** Material for this exercise **
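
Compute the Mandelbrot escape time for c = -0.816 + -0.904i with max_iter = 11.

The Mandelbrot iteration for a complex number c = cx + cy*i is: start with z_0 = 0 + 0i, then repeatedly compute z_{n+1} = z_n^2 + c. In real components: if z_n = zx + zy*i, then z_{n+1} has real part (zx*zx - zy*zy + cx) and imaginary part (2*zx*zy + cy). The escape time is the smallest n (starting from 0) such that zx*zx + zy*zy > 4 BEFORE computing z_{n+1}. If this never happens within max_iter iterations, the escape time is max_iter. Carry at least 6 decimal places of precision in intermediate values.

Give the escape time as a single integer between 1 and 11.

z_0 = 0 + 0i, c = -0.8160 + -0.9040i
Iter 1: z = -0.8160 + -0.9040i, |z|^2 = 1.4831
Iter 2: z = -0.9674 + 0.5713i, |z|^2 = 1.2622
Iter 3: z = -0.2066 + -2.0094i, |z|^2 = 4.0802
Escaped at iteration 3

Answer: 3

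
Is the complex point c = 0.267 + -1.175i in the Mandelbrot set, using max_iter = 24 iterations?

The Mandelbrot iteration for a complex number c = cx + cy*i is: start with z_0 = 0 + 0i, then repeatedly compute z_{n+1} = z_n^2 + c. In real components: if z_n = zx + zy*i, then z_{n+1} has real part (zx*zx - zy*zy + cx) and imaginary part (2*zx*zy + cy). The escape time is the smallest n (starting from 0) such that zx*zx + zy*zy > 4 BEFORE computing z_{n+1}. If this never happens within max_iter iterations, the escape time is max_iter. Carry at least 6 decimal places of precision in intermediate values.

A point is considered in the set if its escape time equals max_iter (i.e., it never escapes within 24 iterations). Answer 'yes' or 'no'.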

** Task instructions **
Gather each line in these records that contains the string "point".

** Result below **
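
Is the complex point c = 0.267 + -1.175i in the Mandelbrot set, using max_iter = 24 iterations?
A point is considered in the set if its escape time equals max_iter (i.e., it never escapes within 24 iterations). Answer 'yes' or 'no'.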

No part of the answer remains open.